» **PROBLEM DETAILS**
Search the material below for the word "relative". Copy every line that has it.

» **DATASET CONTENT**
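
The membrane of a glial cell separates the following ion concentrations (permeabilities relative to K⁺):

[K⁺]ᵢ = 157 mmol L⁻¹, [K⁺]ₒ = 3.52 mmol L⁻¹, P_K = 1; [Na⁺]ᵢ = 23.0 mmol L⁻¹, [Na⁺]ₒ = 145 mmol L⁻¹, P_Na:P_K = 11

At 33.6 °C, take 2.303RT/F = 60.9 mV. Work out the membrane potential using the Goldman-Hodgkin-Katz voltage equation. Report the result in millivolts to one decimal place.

Vm = 60.9 · log₁₀[(Σ P·[cation]ₒ + Σ P·[anion]ᵢ) / (Σ P·[cation]ᵢ + Σ P·[anion]ₒ)]
Numerator = 1×3.52 + 11×145 = 1599
Denominator = 1×157 + 11×23.0 = 410
Vm = 60.9 · log₁₀(3.8988) = 60.9 × (0.5909) = 35.99 mV

36.0 mV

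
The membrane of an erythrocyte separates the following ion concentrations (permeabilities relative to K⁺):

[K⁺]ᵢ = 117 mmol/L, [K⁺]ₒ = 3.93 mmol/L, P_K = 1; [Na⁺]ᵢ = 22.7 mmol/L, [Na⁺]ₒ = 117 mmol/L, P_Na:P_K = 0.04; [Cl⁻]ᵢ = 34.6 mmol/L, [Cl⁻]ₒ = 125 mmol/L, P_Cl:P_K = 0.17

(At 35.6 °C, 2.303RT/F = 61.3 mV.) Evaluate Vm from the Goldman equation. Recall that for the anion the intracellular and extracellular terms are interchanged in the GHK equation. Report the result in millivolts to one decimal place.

-60.2 mV

Vm = 61.3 · log₁₀[(Σ P·[cation]ₒ + Σ P·[anion]ᵢ) / (Σ P·[cation]ᵢ + Σ P·[anion]ₒ)]
Numerator = 1×3.93 + 0.04×117 + 0.17×34.6 = 14.49
Denominator = 1×117 + 0.04×22.7 + 0.17×125 = 139.2
Vm = 61.3 · log₁₀(0.10414) = 61.3 × (-0.9824) = -60.22 mV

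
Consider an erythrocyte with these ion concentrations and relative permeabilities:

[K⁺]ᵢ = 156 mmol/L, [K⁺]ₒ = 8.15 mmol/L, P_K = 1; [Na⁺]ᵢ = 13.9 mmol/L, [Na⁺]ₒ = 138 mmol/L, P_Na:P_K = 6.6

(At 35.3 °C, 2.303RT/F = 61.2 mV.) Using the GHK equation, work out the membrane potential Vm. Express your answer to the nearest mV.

35 mV

Vm = 61.2 · log₁₀[(Σ P·[cation]ₒ + Σ P·[anion]ᵢ) / (Σ P·[cation]ᵢ + Σ P·[anion]ₒ)]
Numerator = 1×8.15 + 6.6×138 = 918.9
Denominator = 1×156 + 6.6×13.9 = 247.7
Vm = 61.2 · log₁₀(3.7093) = 61.2 × (0.5693) = 34.84 mV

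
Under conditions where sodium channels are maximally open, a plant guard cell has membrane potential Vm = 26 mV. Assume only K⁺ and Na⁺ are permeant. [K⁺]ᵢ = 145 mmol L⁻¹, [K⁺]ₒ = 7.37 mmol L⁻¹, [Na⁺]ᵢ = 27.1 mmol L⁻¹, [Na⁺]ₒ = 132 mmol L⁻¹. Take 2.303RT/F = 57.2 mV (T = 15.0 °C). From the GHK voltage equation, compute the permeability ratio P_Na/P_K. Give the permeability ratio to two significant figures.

Let α = P_Na/P_K. GHK: Vm = 57.2·log₁₀[(Kₒ + α·Naₒ)/(Kᵢ + α·Naᵢ)].
10^(Vm/57.2) = 10^(26.0/57.2) = 2.848
So 2.848·(Kᵢ + α·Naᵢ) = Kₒ + α·Naₒ → α = (2.848·145.0 − 7.37) / (132.0 − 2.848·27.1)
α = (413 − 7.37) / (132.0 − 77.18) = 405.6/54.82 = 7.399

7.4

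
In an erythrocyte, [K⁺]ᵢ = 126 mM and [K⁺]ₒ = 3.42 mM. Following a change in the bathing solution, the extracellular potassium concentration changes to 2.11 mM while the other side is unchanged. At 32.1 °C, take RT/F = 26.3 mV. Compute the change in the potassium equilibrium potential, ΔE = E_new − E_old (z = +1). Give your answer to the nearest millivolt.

E_old = (26.3/1)·ln(3.42/126) = -94.85 mV
E_new = (26.3/1)·ln(2.11/126) = -107.56 mV
ΔE = -107.56 − (-94.85) = -12.70 mV

-13 mV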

» **PROBLEM SOLUTION**
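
The membrane of a glial cell separates the following ion concentrations (permeabilities relative to K⁺):
The membrane of an erythrocyte separates the following ion concentrations (permeabilities relative to K⁺):
Consider an erythrocyte with these ion concentrations and relative permeabilities: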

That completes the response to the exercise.